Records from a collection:
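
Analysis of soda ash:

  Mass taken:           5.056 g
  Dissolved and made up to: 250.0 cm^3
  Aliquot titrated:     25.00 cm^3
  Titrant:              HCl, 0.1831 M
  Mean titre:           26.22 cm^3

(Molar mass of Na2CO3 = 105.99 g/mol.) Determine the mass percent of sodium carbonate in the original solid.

Na2CO3 + 2 HCl → 2 NaCl + H2O + CO2
n(HCl) per titration = 0.02622 × 0.1831 = 4.801 × 10^-3 mol
From the 1:2 ratio, n(Na2CO3) in each aliquot = 1/2 × 4.801 × 10^-3 = 2.400 × 10^-3 mol
n(Na2CO3) in the whole flask = 2.400 × 10^-3 × 250.0/25.00 = 0.02400 mol
mass of Na2CO3 = 0.02400 × 105.99 = 2.544 g
% Na2CO3 = 2.544 / 5.056 × 100 = 50.32 %

50.32 %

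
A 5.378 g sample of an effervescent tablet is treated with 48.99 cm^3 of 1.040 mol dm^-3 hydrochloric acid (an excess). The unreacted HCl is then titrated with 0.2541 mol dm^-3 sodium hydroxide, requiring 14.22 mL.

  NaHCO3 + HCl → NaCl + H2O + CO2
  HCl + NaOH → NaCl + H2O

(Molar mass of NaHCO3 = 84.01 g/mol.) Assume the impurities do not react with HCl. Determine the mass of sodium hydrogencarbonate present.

3.977 g

n(HCl) added = 0.04899 × 1.040 = 0.05095 mol
n(NaOH) used in back-titration = 0.01422 × 0.2541 = 3.613 × 10^-3 mol
n(HCl) left over = 3.613 × 10^-3 mol (1:1 ratio)
n(HCl) consumed by analyte = 0.05095 − 3.613 × 10^-3 = 0.04734 mol
n(NaHCO3) = 0.04734 mol (1:1 ratio)
mass of NaHCO3 = 0.04734 × 84.01 = 3.977 g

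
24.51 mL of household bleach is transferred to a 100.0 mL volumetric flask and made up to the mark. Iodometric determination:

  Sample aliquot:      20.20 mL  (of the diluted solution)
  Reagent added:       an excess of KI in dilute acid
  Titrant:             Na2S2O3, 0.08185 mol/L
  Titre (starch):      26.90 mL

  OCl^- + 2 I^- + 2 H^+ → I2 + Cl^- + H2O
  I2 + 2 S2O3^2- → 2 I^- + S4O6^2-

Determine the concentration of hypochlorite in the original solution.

n(S2O3^2-) = 0.02690 × 0.08185 = 2.202 × 10^-3 mol
n(I2) = n(S2O3^2-)/2 = 1.101 × 10^-3 mol
n(OCl^-) in the aliquot = 1.101 × 10^-3 mol (1:1 ratio)
[OCl^-]_dilute = 1.101 × 10^-3 / 0.02020 = 0.05450 mol/L
[OCl^-]_original = 0.05450 × 100.0/24.51 = 0.2224 mol/L

0.2224 mol/L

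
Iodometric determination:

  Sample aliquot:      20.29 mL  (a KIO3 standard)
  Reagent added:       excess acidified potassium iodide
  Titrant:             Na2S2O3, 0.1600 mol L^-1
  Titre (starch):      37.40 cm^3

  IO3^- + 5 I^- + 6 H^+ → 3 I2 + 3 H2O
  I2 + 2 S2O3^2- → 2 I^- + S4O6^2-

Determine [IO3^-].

n(S2O3^2-) = 0.03740 × 0.1600 = 5.984 × 10^-3 mol
n(I2) = n(S2O3^2-)/2 = 2.992 × 10^-3 mol
From the 1:3 ratio, n(IO3^-) in the aliquot = 1/3 × 2.992 × 10^-3 = 9.973 × 10^-4 mol
[IO3^-] = 9.973 × 10^-4 / 0.02029 = 0.04915 mol/L

0.04915 mol/L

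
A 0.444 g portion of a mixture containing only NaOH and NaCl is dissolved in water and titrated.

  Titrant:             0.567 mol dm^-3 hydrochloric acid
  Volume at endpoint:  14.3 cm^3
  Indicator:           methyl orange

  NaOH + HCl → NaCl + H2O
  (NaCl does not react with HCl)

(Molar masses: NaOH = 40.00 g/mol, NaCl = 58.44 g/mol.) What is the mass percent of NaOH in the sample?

n(HCl) = 0.0143 × 0.567 = 8.11 × 10^-3 mol
Let x = n(NaOH), y = n(NaCl).
Titrant: 1x = 8.11 × 10^-3;  mass: 40.00x + 58.44y = 0.444
Solving, x = 8.11 × 10^-3 mol, y = 2.05 × 10^-3 mol
mass of NaOH = 8.11 × 10^-3 × 40.00 = 0.324 g
% NaOH = 0.324 / 0.444 × 100 = 73.0 %

73.0 %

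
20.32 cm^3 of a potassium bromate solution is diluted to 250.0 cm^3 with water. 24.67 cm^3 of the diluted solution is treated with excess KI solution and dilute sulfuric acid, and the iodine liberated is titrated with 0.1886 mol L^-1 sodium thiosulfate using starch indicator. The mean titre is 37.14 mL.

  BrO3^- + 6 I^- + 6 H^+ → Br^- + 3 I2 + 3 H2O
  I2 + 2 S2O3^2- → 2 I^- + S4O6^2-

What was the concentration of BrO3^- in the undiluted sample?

0.5822 mol/L

n(S2O3^2-) = 0.03714 × 0.1886 = 7.005 × 10^-3 mol
n(I2) = n(S2O3^2-)/2 = 3.502 × 10^-3 mol
From the 1:3 ratio, n(BrO3^-) in the aliquot = 1/3 × 3.502 × 10^-3 = 1.167 × 10^-3 mol
[BrO3^-]_dilute = 1.167 × 10^-3 / 0.02467 = 0.04732 mol/L
[BrO3^-]_original = 0.04732 × 250.0/20.32 = 0.5822 mol/L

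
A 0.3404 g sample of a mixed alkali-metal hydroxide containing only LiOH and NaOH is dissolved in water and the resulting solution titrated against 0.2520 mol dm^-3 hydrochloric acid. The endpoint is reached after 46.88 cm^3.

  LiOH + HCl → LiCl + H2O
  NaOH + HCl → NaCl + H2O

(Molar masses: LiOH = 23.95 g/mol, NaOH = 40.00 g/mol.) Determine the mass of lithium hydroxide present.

0.1972 g

n(HCl) = 0.04688 × 0.2520 = 0.01181 mol
Let x = n(LiOH), y = n(NaOH).
Titrant: 1x + 1y = 0.01181;  mass: 23.95x + 40.00y = 0.3404
Solving, x = 8.234 × 10^-3 mol, y = 3.580 × 10^-3 mol
mass of LiOH = 8.234 × 10^-3 × 23.95 = 0.1972 g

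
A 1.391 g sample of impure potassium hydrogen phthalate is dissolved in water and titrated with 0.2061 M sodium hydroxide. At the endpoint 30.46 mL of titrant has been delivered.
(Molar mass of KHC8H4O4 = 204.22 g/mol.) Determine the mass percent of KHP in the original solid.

KHC8H4O4 + NaOH → KNaC8H4O4 + H2O
n(NaOH) = 0.03046 L × 0.2061 mol/L = 6.278 × 10^-3 mol
n(KHC8H4O4) = 6.278 × 10^-3 mol (1:1 ratio)
mass of KHC8H4O4 = 6.278 × 10^-3 × 204.22 g/mol = 1.282 g
% KHC8H4O4 = 1.282 / 1.391 × 100 = 92.17 %

92.17 %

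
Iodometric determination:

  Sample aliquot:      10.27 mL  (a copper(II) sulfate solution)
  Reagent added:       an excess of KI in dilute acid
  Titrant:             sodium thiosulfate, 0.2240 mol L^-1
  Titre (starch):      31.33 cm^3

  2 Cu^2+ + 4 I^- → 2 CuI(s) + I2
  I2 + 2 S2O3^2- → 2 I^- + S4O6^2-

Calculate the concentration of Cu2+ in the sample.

n(S2O3^2-) = 0.03133 × 0.2240 = 7.018 × 10^-3 mol
n(I2) = n(S2O3^2-)/2 = 3.509 × 10^-3 mol
From the 2:1 ratio, n(Cu2+) in the aliquot = 2/1 × 3.509 × 10^-3 = 7.018 × 10^-3 mol
[Cu2+] = 7.018 × 10^-3 / 0.01027 = 0.6833 mol/L

0.6833 mol/L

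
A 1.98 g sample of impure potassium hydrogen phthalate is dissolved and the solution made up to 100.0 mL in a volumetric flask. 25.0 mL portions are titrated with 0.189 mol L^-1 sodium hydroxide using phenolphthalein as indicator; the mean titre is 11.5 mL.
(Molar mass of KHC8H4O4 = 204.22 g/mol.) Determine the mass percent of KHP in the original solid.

KHC8H4O4 + NaOH → KNaC8H4O4 + H2O
n(NaOH) per titration = 0.0115 × 0.189 = 2.17 × 10^-3 mol
n(KHC8H4O4) in each aliquot = 2.17 × 10^-3 mol (1:1 ratio)
n(KHC8H4O4) in the whole flask = 2.17 × 10^-3 × 100.0/25.0 = 8.69 × 10^-3 mol
mass of KHC8H4O4 = 8.69 × 10^-3 × 204.22 = 1.78 g
% KHC8H4O4 = 1.78 / 1.98 × 100 = 89.7 %

89.7 %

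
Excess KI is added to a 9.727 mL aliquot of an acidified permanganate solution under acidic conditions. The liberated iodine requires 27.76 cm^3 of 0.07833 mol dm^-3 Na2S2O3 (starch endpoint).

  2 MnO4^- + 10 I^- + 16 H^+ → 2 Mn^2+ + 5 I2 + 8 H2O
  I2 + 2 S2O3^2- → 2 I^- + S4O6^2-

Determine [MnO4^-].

0.04471 mol/L

n(S2O3^2-) = 0.02776 × 0.07833 = 2.174 × 10^-3 mol
n(I2) = n(S2O3^2-)/2 = 1.087 × 10^-3 mol
From the 2:5 ratio, n(MnO4^-) in the aliquot = 2/5 × 1.087 × 10^-3 = 4.349 × 10^-4 mol
[MnO4^-] = 4.349 × 10^-4 / 0.009727 = 0.04471 mol/L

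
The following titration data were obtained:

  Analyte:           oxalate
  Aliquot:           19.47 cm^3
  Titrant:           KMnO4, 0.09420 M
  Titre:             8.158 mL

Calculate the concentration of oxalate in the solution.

2 MnO4^- + 5 C2O4^2- + 16 H^+ → 2 Mn^2+ + 10 CO2 + 8 H2O
n(KMnO4) = 0.008158 L × 0.09420 mol/L = 7.685 × 10^-4 mol
From the 5:2 mole ratio, n(C2O4^2-) = 5/2 × 7.685 × 10^-4 = 1.921 × 10^-3 mol
[C2O4^2-] = 1.921 × 10^-3 mol / 0.01947 L = 0.09868 mol/L

0.09868 M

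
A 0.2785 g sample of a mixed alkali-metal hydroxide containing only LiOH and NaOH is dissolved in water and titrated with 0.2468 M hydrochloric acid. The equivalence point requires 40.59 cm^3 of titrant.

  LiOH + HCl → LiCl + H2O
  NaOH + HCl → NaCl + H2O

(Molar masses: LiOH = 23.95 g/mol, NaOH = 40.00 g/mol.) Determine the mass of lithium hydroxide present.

n(HCl) = 0.04059 × 0.2468 = 0.01002 mol
Let x = n(LiOH), y = n(NaOH).
Titrant: 1x + 1y = 0.01002;  mass: 23.95x + 40.00y = 0.2785
Solving, x = 7.614 × 10^-3 mol, y = 2.404 × 10^-3 mol
mass of LiOH = 7.614 × 10^-3 × 23.95 = 0.1824 g

0.1824 g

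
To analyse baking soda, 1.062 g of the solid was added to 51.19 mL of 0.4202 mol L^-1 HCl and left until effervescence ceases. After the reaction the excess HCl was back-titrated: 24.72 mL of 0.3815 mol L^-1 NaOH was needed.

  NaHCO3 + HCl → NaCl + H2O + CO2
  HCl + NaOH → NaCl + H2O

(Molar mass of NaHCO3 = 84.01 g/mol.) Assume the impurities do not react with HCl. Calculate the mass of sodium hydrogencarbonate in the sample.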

▶ What to produce
Bring together all lines in the records where the word "phthalate" is found.

▶ Result for this task
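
A 1.391 g sample of impure potassium hydrogen phthalate is dissolved in water and titrated with 0.2061 M sodium hydroxide. At the endpoint 30.46 mL of titrant has been delivered.
A 1.98 g sample of impure potassium hydrogen phthalate is dissolved and the solution made up to 100.0 mL in a volumetric flask. 25.0 mL portions are titrated with 0.189 mol L^-1 sodium hydroxide using phenolphthalein as indicator; the mean titre is 11.5 mL.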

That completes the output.